▸ EXERCISE
Among these records, which lines include "holds"? Copy them out.

[Data records]
----------------------------------------

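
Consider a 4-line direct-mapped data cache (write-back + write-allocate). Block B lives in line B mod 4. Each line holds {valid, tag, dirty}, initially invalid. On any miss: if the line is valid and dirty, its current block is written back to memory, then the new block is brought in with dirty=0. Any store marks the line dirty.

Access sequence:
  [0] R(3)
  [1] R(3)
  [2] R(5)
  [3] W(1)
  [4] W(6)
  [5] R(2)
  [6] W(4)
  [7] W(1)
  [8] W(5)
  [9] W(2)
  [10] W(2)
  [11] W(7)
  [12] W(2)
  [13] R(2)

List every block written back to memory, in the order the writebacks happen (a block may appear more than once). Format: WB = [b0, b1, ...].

WB = [6, 1]

  0 | R B3 → L3 miss [-]
  1 | R B3 → L3 hit [-]
  2 | R B5 → L1 miss [-]
  3 | W B1 → L1 miss [D]
  4 | W B6 → L2 miss [D]
  5 | R B2 → L2 miss wb→B6 [-]
  6 | W B4 → L0 miss [D]
  7 | W B1 → L1 hit [D]
  8 | W B5 → L1 miss wb→B1 [D]
  9 | W B2 → L2 hit [D]
  10 | W B2 → L2 hit [D]
  11 | W B7 → L3 miss [D]
  12 | W B2 → L2 hit [D]
  13 | R B2 → L2 hit [D]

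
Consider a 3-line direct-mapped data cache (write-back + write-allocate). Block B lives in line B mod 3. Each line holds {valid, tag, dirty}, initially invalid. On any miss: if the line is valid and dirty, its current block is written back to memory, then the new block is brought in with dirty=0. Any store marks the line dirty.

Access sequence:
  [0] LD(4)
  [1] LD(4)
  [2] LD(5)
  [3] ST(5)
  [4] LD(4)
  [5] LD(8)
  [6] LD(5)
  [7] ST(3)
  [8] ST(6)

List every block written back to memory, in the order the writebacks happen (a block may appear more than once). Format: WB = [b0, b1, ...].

0: R B4 -> L1 miss  d=-]
1: R B4 -> L1 hit  d=-]
2: R B5 -> L2 miss  d=-]
3: W B5 -> L2 hit  d=D]
4: R B4 -> L1 hit  d=-]
5: R B8 -> L2 miss wb->B5  d=-]
6: R B5 -> L2 miss  d=-]
7: W B3 -> L0 miss  d=D]
8: W B6 -> L0 miss wb->B3  d=D]

WB = [5, 3]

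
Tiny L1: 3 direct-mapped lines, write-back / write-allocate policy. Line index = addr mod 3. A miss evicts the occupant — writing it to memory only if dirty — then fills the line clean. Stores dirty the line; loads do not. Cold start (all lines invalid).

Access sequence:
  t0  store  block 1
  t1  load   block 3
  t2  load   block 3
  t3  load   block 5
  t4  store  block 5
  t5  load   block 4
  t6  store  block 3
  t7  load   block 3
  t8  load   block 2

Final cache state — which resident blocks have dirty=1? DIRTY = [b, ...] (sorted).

DIRTY = [3]

0: W B1 -> L1 miss  d=D]
1: R B3 -> L0 miss  d=-]
2: R B3 -> L0 hit  d=-]
3: R B5 -> L2 miss  d=-]
4: W B5 -> L2 hit  d=D]
5: R B4 -> L1 miss wb->B1  d=-]
6: W B3 -> L0 hit  d=D]
7: R B3 -> L0 hit  d=D]
8: R B2 -> L2 miss wb->B5  d=-]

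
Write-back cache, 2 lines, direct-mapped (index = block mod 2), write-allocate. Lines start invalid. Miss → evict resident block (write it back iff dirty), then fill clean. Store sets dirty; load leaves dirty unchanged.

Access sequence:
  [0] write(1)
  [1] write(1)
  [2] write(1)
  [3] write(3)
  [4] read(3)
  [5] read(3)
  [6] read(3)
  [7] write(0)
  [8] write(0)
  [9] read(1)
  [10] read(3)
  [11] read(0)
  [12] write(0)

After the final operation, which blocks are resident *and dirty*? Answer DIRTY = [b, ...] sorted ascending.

DIRTY = [0]

0: W B1 → L1 miss [D]
1: W B1 → L1 hit [D]
2: W B1 → L1 hit [D]
3: W B3 → L1 miss wb→B1 [D]
4: R B3 → L1 hit [D]
5: R B3 → L1 hit [D]
6: R B3 → L1 hit [D]
7: W B0 → L0 miss [D]
8: W B0 → L0 hit [D]
9: R B1 → L1 miss wb→B3 [-]
10: R B3 → L1 miss [-]
11: R B0 → L0 hit [D]
12: W B0 → L0 hit [D]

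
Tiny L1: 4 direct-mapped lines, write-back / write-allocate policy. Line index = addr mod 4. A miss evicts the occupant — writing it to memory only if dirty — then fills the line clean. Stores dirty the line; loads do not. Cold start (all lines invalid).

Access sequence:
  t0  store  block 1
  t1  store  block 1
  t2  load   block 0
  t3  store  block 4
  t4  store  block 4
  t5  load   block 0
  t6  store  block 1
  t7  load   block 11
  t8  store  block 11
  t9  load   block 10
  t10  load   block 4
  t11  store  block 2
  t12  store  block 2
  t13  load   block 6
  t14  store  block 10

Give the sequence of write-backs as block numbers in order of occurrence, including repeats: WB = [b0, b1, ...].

  0 | W B1 → L1 miss [D]
  1 | W B1 → L1 hit [D]
  2 | R B0 → L0 miss [-]
  3 | W B4 → L0 miss [D]
  4 | W B4 → L0 hit [D]
  5 | R B0 → L0 miss wb→B4 [-]
  6 | W B1 → L1 hit [D]
  7 | R B11 → L3 miss [-]
  8 | W B11 → L3 hit [D]
  9 | R B10 → L2 miss [-]
  10 | R B4 → L0 miss [-]
  11 | W B2 → L2 miss [D]
  12 | W B2 → L2 hit [D]
  13 | R B6 → L2 miss wb→B2 [-]
  14 | W B10 → L2 miss [D]

WB = [4, 2]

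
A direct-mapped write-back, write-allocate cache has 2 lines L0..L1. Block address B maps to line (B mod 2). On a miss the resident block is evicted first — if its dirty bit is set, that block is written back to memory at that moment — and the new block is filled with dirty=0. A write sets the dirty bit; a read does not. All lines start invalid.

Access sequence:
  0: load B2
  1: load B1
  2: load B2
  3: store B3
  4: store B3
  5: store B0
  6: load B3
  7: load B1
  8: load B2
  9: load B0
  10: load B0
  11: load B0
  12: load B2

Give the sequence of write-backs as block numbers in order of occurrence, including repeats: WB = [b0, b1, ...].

  0 | R B2 → L0 miss [-]
  1 | R B1 → L1 miss [-]
  2 | R B2 → L0 hit [-]
  3 | W B3 → L1 miss [D]
  4 | W B3 → L1 hit [D]
  5 | W B0 → L0 miss [D]
  6 | R B3 → L1 hit [D]
  7 | R B1 → L1 miss wb→B3 [-]
  8 | R B2 → L0 miss wb→B0 [-]
  9 | R B0 → L0 miss [-]
  10 | R B0 → L0 hit [-]
  11 | R B0 → L0 hit [-]
  12 | R B2 → L0 miss [-]

WB = [3, 0]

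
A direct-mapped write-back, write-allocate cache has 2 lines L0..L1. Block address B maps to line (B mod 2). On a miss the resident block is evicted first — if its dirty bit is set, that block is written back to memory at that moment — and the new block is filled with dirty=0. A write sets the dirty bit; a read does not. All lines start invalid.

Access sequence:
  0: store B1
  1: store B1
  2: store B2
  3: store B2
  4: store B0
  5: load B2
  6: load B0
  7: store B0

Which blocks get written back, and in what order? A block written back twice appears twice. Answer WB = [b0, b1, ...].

0: W B1 → L1 miss [D]
1: W B1 → L1 hit [D]
2: W B2 → L0 miss [D]
3: W B2 → L0 hit [D]
4: W B0 → L0 miss wb→B2 [D]
5: R B2 → L0 miss wb→B0 [-]
6: R B0 → L0 miss [-]
7: W B0 → L0 hit [D]

WB = [2, 0]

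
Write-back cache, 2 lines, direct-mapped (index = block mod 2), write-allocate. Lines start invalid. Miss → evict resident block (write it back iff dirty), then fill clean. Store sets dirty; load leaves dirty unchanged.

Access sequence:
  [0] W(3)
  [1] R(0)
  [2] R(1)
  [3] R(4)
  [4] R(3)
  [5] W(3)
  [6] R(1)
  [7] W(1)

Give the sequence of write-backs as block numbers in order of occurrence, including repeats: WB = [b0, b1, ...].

0: W B3 -> L1 miss  d=D]
1: R B0 -> L0 miss  d=-]
2: R B1 -> L1 miss wb->B3  d=-]
3: R B4 -> L0 miss  d=-]
4: R B3 -> L1 miss  d=-]
5: W B3 -> L1 hit  d=D]
6: R B1 -> L1 miss wb->B3  d=-]
7: W B1 -> L1 hit  d=D]

WB = [3, 3]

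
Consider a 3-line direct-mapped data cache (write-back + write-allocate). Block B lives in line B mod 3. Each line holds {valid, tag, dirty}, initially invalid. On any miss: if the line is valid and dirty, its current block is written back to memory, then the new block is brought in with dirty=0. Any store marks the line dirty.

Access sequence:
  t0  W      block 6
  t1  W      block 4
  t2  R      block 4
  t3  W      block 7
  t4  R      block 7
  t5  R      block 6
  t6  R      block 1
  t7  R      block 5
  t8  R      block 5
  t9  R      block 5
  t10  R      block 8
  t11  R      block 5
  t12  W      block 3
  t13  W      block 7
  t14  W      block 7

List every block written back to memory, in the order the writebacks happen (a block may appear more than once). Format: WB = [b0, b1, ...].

0: W B6 -> L0 miss  d=D]
1: W B4 -> L1 miss  d=D]
2: R B4 -> L1 hit  d=D]
3: W B7 -> L1 miss wb->B4  d=D]
4: R B7 -> L1 hit  d=D]
5: R B6 -> L0 hit  d=D]
6: R B1 -> L1 miss wb->B7  d=-]
7: R B5 -> L2 miss  d=-]
8: R B5 -> L2 hit  d=-]
9: R B5 -> L2 hit  d=-]
10: R B8 -> L2 miss  d=-]
11: R B5 -> L2 miss  d=-]
12: W B3 -> L0 miss wb->B6  d=D]
13: W B7 -> L1 miss  d=D]
14: W B7 -> L1 hit  d=D]

WB = [4, 7, 6]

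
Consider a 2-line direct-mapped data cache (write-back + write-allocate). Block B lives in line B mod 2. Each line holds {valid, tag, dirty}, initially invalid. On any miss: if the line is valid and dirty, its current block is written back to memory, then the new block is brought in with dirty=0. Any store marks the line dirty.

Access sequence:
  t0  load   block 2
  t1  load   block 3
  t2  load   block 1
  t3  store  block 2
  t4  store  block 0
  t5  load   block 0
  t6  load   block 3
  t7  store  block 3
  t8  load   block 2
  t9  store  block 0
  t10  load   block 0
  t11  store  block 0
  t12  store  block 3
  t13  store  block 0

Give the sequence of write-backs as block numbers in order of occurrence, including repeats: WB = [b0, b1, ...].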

----------------------------------------

▸ EXERCISE RESULT
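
Consider a 4-line direct-mapped data cache (write-back + write-allocate). Block B lives in line B mod 4. Each line holds {valid, tag, dirty}, initially invalid. On any miss: if the line is valid and dirty, its current block is written back to memory, then the new block is brought in with dirty=0. Any store marks the line dirty.
Consider a 3-line direct-mapped data cache (write-back + write-allocate). Block B lives in line B mod 3. Each line holds {valid, tag, dirty}, initially invalid. On any miss: if the line is valid and dirty, its current block is written back to memory, then the new block is brought in with dirty=0. Any store marks the line dirty.
Consider a 3-line direct-mapped data cache (write-back + write-allocate). Block B lives in line B mod 3. Each line holds {valid, tag, dirty}, initially invalid. On any miss: if the line is valid and dirty, its current block is written back to memory, then the new block is brought in with dirty=0. Any store marks the line dirty.
Consider a 2-line direct-mapped data cache (write-back + write-allocate). Block B lives in line B mod 2. Each line holds {valid, tag, dirty}, initially invalid. On any miss: if the line is valid and dirty, its current block is written back to memory, then the new block is brought in with dirty=0. Any store marks the line dirty.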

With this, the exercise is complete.